YOUR ASSIGNMENT | Each line below needs to be duplicated without alteration.

-*-

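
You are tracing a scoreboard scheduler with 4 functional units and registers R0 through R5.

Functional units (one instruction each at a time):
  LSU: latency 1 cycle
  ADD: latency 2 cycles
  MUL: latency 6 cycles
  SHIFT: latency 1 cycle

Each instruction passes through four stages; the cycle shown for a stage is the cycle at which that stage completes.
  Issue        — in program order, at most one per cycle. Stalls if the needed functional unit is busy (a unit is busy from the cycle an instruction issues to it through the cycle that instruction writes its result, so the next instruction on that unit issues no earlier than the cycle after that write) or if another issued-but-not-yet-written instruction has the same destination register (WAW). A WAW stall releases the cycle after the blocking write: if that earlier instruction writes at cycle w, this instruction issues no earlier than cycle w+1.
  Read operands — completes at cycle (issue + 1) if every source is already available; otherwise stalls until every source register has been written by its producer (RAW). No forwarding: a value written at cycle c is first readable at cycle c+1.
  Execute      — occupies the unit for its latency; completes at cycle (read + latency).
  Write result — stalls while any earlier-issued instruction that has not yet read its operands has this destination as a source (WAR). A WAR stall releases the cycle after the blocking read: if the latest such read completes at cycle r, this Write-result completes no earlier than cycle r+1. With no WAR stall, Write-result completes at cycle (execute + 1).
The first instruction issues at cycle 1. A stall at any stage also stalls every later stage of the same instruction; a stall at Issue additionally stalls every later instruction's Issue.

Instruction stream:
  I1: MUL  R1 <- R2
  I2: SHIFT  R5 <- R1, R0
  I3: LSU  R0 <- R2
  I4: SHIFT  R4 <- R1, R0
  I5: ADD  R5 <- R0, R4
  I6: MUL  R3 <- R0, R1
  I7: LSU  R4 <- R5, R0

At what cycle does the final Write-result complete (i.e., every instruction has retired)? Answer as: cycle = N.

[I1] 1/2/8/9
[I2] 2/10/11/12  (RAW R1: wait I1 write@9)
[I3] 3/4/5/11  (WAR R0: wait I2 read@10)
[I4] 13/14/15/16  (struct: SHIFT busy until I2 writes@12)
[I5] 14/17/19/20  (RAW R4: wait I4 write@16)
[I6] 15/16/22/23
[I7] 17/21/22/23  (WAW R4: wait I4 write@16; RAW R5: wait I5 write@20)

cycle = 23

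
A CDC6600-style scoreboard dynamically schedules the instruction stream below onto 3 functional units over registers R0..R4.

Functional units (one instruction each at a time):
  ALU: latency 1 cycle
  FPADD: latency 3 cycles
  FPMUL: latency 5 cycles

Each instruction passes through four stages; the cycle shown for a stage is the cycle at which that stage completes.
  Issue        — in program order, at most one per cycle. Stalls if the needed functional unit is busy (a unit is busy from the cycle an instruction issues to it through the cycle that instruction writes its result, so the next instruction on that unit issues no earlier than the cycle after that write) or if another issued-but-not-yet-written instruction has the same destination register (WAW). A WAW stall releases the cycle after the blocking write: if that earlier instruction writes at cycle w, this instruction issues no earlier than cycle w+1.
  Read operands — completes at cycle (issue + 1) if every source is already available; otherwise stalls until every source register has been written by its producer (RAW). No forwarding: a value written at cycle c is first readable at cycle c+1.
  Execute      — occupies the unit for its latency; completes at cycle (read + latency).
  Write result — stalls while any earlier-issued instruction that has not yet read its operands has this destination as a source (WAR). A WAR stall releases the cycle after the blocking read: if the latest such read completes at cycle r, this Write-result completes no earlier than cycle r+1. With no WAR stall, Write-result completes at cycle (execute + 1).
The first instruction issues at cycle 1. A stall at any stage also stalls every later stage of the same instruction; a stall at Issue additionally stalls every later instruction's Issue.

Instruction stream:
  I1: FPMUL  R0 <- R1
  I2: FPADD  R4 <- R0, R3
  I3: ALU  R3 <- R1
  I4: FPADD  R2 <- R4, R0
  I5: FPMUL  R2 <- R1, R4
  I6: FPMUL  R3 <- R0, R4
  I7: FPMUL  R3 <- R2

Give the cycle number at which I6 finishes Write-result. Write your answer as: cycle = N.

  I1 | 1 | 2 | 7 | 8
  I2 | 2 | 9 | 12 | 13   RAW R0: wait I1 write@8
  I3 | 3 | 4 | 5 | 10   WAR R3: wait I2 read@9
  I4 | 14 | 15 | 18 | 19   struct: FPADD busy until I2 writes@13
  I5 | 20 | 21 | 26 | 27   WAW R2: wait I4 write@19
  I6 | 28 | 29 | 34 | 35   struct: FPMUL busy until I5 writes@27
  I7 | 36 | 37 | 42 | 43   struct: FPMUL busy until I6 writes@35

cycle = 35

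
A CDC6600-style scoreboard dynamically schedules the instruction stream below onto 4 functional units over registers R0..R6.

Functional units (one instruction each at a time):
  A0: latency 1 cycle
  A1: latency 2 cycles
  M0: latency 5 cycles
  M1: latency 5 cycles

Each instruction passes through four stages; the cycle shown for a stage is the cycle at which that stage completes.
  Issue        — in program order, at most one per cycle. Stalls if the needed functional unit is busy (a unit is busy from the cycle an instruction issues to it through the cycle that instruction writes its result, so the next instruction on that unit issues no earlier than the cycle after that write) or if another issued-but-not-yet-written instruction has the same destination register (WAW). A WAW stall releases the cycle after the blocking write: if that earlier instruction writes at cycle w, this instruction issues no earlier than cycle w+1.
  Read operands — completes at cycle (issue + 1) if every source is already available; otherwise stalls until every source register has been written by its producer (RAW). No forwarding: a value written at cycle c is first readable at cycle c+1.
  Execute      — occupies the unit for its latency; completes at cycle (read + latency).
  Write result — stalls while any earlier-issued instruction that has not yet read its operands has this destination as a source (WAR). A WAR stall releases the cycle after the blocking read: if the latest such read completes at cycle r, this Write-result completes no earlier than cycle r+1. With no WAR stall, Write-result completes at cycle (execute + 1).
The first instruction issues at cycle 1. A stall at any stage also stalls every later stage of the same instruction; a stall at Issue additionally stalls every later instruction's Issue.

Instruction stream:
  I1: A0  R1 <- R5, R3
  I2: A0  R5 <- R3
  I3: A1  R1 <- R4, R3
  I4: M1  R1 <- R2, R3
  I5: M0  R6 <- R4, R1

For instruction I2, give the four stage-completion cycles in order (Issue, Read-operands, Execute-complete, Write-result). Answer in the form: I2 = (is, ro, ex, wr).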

-*-

WRITTEN ANSWER |
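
You are tracing a scoreboard scheduler with 4 functional units and registers R0 through R5.

Functional units (one instruction each at a time):
  LSU: latency 1 cycle
  ADD: latency 2 cycles
  MUL: latency 6 cycles
  SHIFT: latency 1 cycle

Each instruction passes through four stages; the cycle shown for a stage is the cycle at which that stage completes.
  Issue        — in program order, at most one per cycle. Stalls if the needed functional unit is busy (a unit is busy from the cycle an instruction issues to it through the cycle that instruction writes its result, so the next instruction on that unit issues no earlier than the cycle after that write) or if another issued-but-not-yet-written instruction has the same destination register (WAW). A WAW stall releases the cycle after the blocking write: if that earlier instruction writes at cycle w, this instruction issues no earlier than cycle w+1.
  Read operands — completes at cycle (issue + 1) if every source is already available; otherwise stalls until every source register has been written by its producer (RAW). No forwarding: a value written at cycle c is first readable at cycle c+1.
  Execute      — occupies the unit for its latency; completes at cycle (read + latency).
  Write result — stalls while any earlier-issued instruction that has not yet read its operands has this destination as a source (WAR). A WAR stall releases the cycle after the blocking read: if the latest such read completes at cycle r, this Write-result completes no earlier than cycle r+1. With no WAR stall, Write-result completes at cycle (execute + 1).
The first instruction issues at cycle 1. A stall at any stage also stalls every later stage of the same instruction; a stall at Issue additionally stalls every later instruction's Issue.

Instruction stream:
  I1: MUL  R1 <- R2
  I2: SHIFT  R5 <- R1, R0
  I3: LSU  R0 <- R2
  I4: SHIFT  R4 <- R1, R0
  I5: ADD  R5 <- R0, R4
  I6: MUL  R3 <- R0, R1
  I7: LSU  R4 <- R5, R0

At what cycle does the final Write-result complete (i.e., every instruction has retired)? Answer as: cycle = N.

[I1] 1/2/8/9
[I2] 2/10/11/12  (RAW R1: wait I1 write@9)
[I3] 3/4/5/11  (WAR R0: wait I2 read@10)
[I4] 13/14/15/16  (struct: SHIFT busy until I2 writes@12)
[I5] 14/17/19/20  (RAW R4: wait I4 write@16)
[I6] 15/16/22/23
[I7] 17/21/22/23  (WAW R4: wait I4 write@16; RAW R5: wait I5 write@20)

cycle = 23

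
A CDC6600-style scoreboard dynamically schedules the instruction stream below onto 3 functional units over registers R0..R4.

Functional units (one instruction each at a time):
  ALU: latency 1 cycle
  FPADD: latency 3 cycles
  FPMUL: latency 5 cycles

Each instruction passes through four stages; the cycle shown for a stage is the cycle at which that stage completes.
  Issue        — in program order, at most one per cycle. Stalls if the needed functional unit is busy (a unit is busy from the cycle an instruction issues to it through the cycle that instruction writes its result, so the next instruction on that unit issues no earlier than the cycle after that write) or if another issued-but-not-yet-written instruction has the same destination register (WAW). A WAW stall releases the cycle after the blocking write: if that earlier instruction writes at cycle w, this instruction issues no earlier than cycle w+1.
  Read operands — completes at cycle (issue + 1) if every source is already available; otherwise stalls until every source register has been written by its producer (RAW). No forwarding: a value written at cycle c is first readable at cycle c+1.
  Execute      — occupies the unit for its latency; completes at cycle (read + latency).
  Write result — stalls while any earlier-issued instruction that has not yet read its operands has this destination as a source (WAR). A WAR stall releases the cycle after the blocking read: if the latest such read completes at cycle r, this Write-result completes no earlier than cycle r+1. With no WAR stall, Write-result completes at cycle (execute + 1).
The first instruction issues at cycle 1. A stall at any stage also stalls every later stage of the same instruction; a stall at Issue additionally stalls every later instruction's Issue.

Instruction stream:
  I1: FPMUL  R0 <- R1
  I2: FPADD  R4 <- R0, R3
  I3: ALU  R3 <- R1
  I4: FPADD  R2 <- R4, R0
  I5: FPMUL  R2 <- R1, R4
  I6: FPMUL  R3 <- R0, R4
  I7: FPMUL  R3 <- R2

Give the cycle number at which I6 finishes Write-result. Write your answer as: cycle = N.

  I1 | 1 | 2 | 7 | 8
  I2 | 2 | 9 | 12 | 13   RAW R0: wait I1 write@8
  I3 | 3 | 4 | 5 | 10   WAR R3: wait I2 read@9
  I4 | 14 | 15 | 18 | 19   struct: FPADD busy until I2 writes@13
  I5 | 20 | 21 | 26 | 27   WAW R2: wait I4 write@19
  I6 | 28 | 29 | 34 | 35   struct: FPMUL busy until I5 writes@27
  I7 | 36 | 37 | 42 | 43   struct: FPMUL busy until I6 writes@35

cycle = 35

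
A CDC6600-style scoreboard dynamically schedules the instruction stream below onto 4 functional units over registers R0..R6.

Functional units (one instruction each at a time):
  A0: latency 1 cycle
  A1: latency 2 cycles
  M0: latency 5 cycles
  M1: latency 5 cycles

Each instruction passes through four stages; the cycle shown for a stage is the cycle at which that stage completes.
  Issue        — in program order, at most one per cycle. Stalls if the needed functional unit is busy (a unit is busy from the cycle an instruction issues to it through the cycle that instruction writes its result, so the next instruction on that unit issues no earlier than the cycle after that write) or if another issued-but-not-yet-written instruction has the same destination register (WAW). A WAW stall releases the cycle after the blocking write: if that earlier instruction writes at cycle w, this instruction issues no earlier than cycle w+1.
  Read operands — completes at cycle (issue + 1) if every source is already available; otherwise stalls until every source register has been written by its producer (RAW). No forwarding: a value written at cycle c is first readable at cycle c+1.
  Execute      — occupies the unit for its latency; completes at cycle (read + latency).
  Write result — stalls while any earlier-issued instruction that has not yet read its operands has this destination as a source (WAR). A WAR stall releases the cycle after the blocking read: if the latest such read completes at cycle r, this Write-result completes no earlier than cycle r+1. With no WAR stall, Write-result completes at cycle (execute + 1).
The first instruction issues at cycle 1. A stall at any stage also stalls every later stage of the same instruction; a stall at Issue additionally stalls every later instruction's Issue.

Instruction stream:
  I1: A0  R1 <- R5, R3
  I2: A0  R5 <- R3
  I3: A1  R1 <- R4, R3
  I4: M1  R1 <- R2, R3
  I5: M0  R6 <- R4, R1

For instruction I2, give the four stage-completion cycles in order (Issue, Read-operands, Execute-complete, Write-result). Answer in the form: I2 = (is, ro, ex, wr).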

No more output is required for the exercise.